→ **WHAT YOU HAVE TO DO**:
Print the records again, character for character.

→ **DATA UNDER STUDY**:
────

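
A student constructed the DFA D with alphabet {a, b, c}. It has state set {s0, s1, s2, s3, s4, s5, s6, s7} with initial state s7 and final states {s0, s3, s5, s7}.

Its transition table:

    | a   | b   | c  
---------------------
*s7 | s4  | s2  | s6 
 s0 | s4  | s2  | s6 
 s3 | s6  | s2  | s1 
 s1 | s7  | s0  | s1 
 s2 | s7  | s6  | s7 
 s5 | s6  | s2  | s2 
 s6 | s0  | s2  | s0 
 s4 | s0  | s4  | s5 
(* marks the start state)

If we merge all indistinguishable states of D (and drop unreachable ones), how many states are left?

2

States {s1,s3} cannot be reached from the start state, so discard them.
P0 = {s0,s5,s7} | {s2,s4,s6}.
No further refinement is possible. Final partition (2 blocks): {s0,s5,s7} | {s2,s4,s6}.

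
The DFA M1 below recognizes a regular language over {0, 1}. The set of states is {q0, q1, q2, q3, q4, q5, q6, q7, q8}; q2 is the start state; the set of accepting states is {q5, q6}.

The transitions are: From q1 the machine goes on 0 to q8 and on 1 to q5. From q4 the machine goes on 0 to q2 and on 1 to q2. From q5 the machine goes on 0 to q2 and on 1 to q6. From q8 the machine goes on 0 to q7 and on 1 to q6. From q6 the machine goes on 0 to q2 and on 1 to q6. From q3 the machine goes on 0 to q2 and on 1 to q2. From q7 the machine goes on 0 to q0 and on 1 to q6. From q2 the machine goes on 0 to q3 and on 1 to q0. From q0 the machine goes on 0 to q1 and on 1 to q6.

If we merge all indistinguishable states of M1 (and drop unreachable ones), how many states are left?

4

Reachable states from the start: {q0,q1,q2,q3,q5,q6,q7,q8}. Unreachable: {q4} — drop them.
Initial partition by acceptance: {q5,q6} | {q0,q1,q2,q3,q7,q8}.
Refine {q0,q1,q2,q3,q7,q8} on symbol 1: members go to different blocks, giving {q0,q1,q7,q8} and {q2,q3}.
On input 1, block {q2,q3} splits into {q2} and {q3}.
The partition is now stable with 4 blocks: {q5,q6} | {q0,q1,q7,q8} | {q2} | {q3}.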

────

→ **ANSWER TO THIS EXERCISE**:
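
A student constructed the DFA D with alphabet {a, b, c}. It has state set {s0, s1, s2, s3, s4, s5, s6, s7} with initial state s7 and final states {s0, s3, s5, s7}.

Its transition table:

    | a   | b   | c  
---------------------
*s7 | s4  | s2  | s6 
 s0 | s4  | s2  | s6 
 s3 | s6  | s2  | s1 
 s1 | s7  | s0  | s1 
 s2 | s7  | s6  | s7 
 s5 | s6  | s2  | s2 
 s6 | s0  | s2  | s0 
 s4 | s0  | s4  | s5 
(* marks the start state)

If we merge all indistinguishable states of D (and drop unreachable ones), how many states are left?

2

States {s1,s3} cannot be reached from the start state, so discard them.
P0 = {s0,s5,s7} | {s2,s4,s6}.
No further refinement is possible. Final partition (2 blocks): {s0,s5,s7} | {s2,s4,s6}.

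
The DFA M1 below recognizes a regular language over {0, 1}. The set of states is {q0, q1, q2, q3, q4, q5, q6, q7, q8}; q2 is the start state; the set of accepting states is {q5, q6}.

The transitions are: From q1 the machine goes on 0 to q8 and on 1 to q5. From q4 the machine goes on 0 to q2 and on 1 to q2. From q5 the machine goes on 0 to q2 and on 1 to q6. From q8 the machine goes on 0 to q7 and on 1 to q6. From q6 the machine goes on 0 to q2 and on 1 to q6. From q3 the machine goes on 0 to q2 and on 1 to q2. From q7 the machine goes on 0 to q0 and on 1 to q6. From q2 the machine goes on 0 to q3 and on 1 to q0. From q0 the machine goes on 0 to q1 and on 1 to q6.

If we merge all indistinguishable states of M1 (and drop unreachable ones), how many states are left?

4

Reachable states from the start: {q0,q1,q2,q3,q5,q6,q7,q8}. Unreachable: {q4} — drop them.
Initial partition by acceptance: {q5,q6} | {q0,q1,q2,q3,q7,q8}.
Refine {q0,q1,q2,q3,q7,q8} on symbol 1: members go to different blocks, giving {q0,q1,q7,q8} and {q2,q3}.
On input 1, block {q2,q3} splits into {q2} and {q3}.
The partition is now stable with 4 blocks: {q5,q6} | {q0,q1,q7,q8} | {q2} | {q3}.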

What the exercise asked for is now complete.